EXERCISE
Before you finish, make sure each line of the records has been retyped exactly.

RECORDS FOR THIS TASK
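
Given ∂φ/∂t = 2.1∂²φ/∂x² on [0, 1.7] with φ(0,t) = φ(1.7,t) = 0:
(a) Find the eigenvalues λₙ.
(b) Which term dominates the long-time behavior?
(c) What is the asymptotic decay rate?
Eigenvalues: λₙ = 2.1n²π²/1.7².
First three modes:
  n=1: λ₁ = 2.1π²/1.7² ≈ 7.172
  n=2: λ₂ = 8.4π²/1.7² ≈ 28.687 (4× faster decay)
  n=3: λ₃ = 18.9π²/1.7² ≈ 64.545 (9× faster decay)
As t → ∞, higher modes decay exponentially faster. The n=1 mode dominates: φ ~ c₁ sin(πx/1.7) e^{-λ₁t}.
Decay rate: λ₁ = 2.1π²/1.7² ≈ 7.172.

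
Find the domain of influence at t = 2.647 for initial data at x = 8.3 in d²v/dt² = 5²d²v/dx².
Domain of influence: [-4.935, 21.535]. Data at x = 8.3 spreads outward at speed 5.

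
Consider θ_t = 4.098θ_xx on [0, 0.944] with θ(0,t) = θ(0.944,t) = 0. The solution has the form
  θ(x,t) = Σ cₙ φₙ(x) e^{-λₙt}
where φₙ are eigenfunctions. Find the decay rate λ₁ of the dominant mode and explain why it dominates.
Eigenvalues: λₙ = 4.098n²π²/0.944².
First three modes:
  n=1: λ₁ = 4.098π²/0.944² ≈ 45.387
  n=2: λ₂ = 16.392π²/0.944² ≈ 181.546 (4× faster decay)
  n=3: λ₃ = 36.882π²/0.944² ≈ 408.479 (9× faster decay)
As t → ∞, higher modes decay exponentially faster. The n=1 mode dominates: θ ~ c₁ sin(πx/0.944) e^{-λ₁t}.
Decay rate: λ₁ = 4.098π²/0.944² ≈ 45.387.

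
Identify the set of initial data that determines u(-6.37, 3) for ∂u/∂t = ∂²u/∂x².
The entire real line. The heat equation has infinite propagation speed: any initial disturbance instantly affects all points (though exponentially small far away).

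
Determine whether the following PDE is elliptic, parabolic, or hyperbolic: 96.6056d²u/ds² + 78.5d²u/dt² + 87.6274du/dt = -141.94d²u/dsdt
Rewriting in standard form: 96.6056d²u/ds² + 141.94d²u/dsdt + 78.5d²u/dt² + 87.6274du/dt = 0. Coefficients: A = 96.6056, B = 141.94, C = 78.5. B² - 4AC = -10187.1948, which is negative, so the equation is elliptic.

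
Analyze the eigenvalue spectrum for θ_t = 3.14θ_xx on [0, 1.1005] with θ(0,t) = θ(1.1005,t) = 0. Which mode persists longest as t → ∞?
Eigenvalues: λₙ = 3.14n²π²/1.1005².
First three modes:
  n=1: λ₁ = 3.14π²/1.1005² ≈ 25.589
  n=2: λ₂ = 12.56π²/1.1005² ≈ 102.355 (4× faster decay)
  n=3: λ₃ = 28.26π²/1.1005² ≈ 230.299 (9× faster decay)
As t → ∞, higher modes decay exponentially faster. The n=1 mode dominates: θ ~ c₁ sin(πx/1.1005) e^{-λ₁t}.
Decay rate: λ₁ = 3.14π²/1.1005² ≈ 25.589.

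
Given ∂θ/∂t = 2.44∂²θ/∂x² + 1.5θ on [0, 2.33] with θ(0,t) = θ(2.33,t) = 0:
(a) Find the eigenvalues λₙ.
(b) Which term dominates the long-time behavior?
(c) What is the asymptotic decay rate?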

RESPONSE BOX
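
Given ∂φ/∂t = 2.1∂²φ/∂x² on [0, 1.7] with φ(0,t) = φ(1.7,t) = 0:
(a) Find the eigenvalues λₙ.
(b) Which term dominates the long-time behavior?
(c) What is the asymptotic decay rate?
Eigenvalues: λₙ = 2.1n²π²/1.7².
First three modes:
  n=1: λ₁ = 2.1π²/1.7² ≈ 7.172
  n=2: λ₂ = 8.4π²/1.7² ≈ 28.687 (4× faster decay)
  n=3: λ₃ = 18.9π²/1.7² ≈ 64.545 (9× faster decay)
As t → ∞, higher modes decay exponentially faster. The n=1 mode dominates: φ ~ c₁ sin(πx/1.7) e^{-λ₁t}.
Decay rate: λ₁ = 2.1π²/1.7² ≈ 7.172.

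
Find the domain of influence at t = 2.647 for initial data at x = 8.3 in d²v/dt² = 5²d²v/dx².
Domain of influence: [-4.935, 21.535]. Data at x = 8.3 spreads outward at speed 5.

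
Consider θ_t = 4.098θ_xx on [0, 0.944] with θ(0,t) = θ(0.944,t) = 0. The solution has the form
  θ(x,t) = Σ cₙ φₙ(x) e^{-λₙt}
where φₙ are eigenfunctions. Find the decay rate λ₁ of the dominant mode and explain why it dominates.
Eigenvalues: λₙ = 4.098n²π²/0.944².
First three modes:
  n=1: λ₁ = 4.098π²/0.944² ≈ 45.387
  n=2: λ₂ = 16.392π²/0.944² ≈ 181.546 (4× faster decay)
  n=3: λ₃ = 36.882π²/0.944² ≈ 408.479 (9× faster decay)
As t → ∞, higher modes decay exponentially faster. The n=1 mode dominates: θ ~ c₁ sin(πx/0.944) e^{-λ₁t}.
Decay rate: λ₁ = 4.098π²/0.944² ≈ 45.387.

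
Identify the set of initial data that determines u(-6.37, 3) for ∂u/∂t = ∂²u/∂x².
The entire real line. The heat equation has infinite propagation speed: any initial disturbance instantly affects all points (though exponentially small far away).

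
Determine whether the following PDE is elliptic, parabolic, or hyperbolic: 96.6056d²u/ds² + 78.5d²u/dt² + 87.6274du/dt = -141.94d²u/dsdt
Rewriting in standard form: 96.6056d²u/ds² + 141.94d²u/dsdt + 78.5d²u/dt² + 87.6274du/dt = 0. Coefficients: A = 96.6056, B = 141.94, C = 78.5. B² - 4AC = -10187.1948, which is negative, so the equation is elliptic.

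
Analyze the eigenvalue spectrum for θ_t = 3.14θ_xx on [0, 1.1005] with θ(0,t) = θ(1.1005,t) = 0. Which mode persists longest as t → ∞?
Eigenvalues: λₙ = 3.14n²π²/1.1005².
First three modes:
  n=1: λ₁ = 3.14π²/1.1005² ≈ 25.589
  n=2: λ₂ = 12.56π²/1.1005² ≈ 102.355 (4× faster decay)
  n=3: λ₃ = 28.26π²/1.1005² ≈ 230.299 (9× faster decay)
As t → ∞, higher modes decay exponentially faster. The n=1 mode dominates: θ ~ c₁ sin(πx/1.1005) e^{-λ₁t}.
Decay rate: λ₁ = 3.14π²/1.1005² ≈ 25.589.

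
Given ∂θ/∂t = 2.44∂²θ/∂x² + 1.5θ on [0, 2.33] with θ(0,t) = θ(2.33,t) = 0:
(a) Find the eigenvalues λₙ.
(b) Which term dominates the long-time behavior?
(c) What is the asymptotic decay rate?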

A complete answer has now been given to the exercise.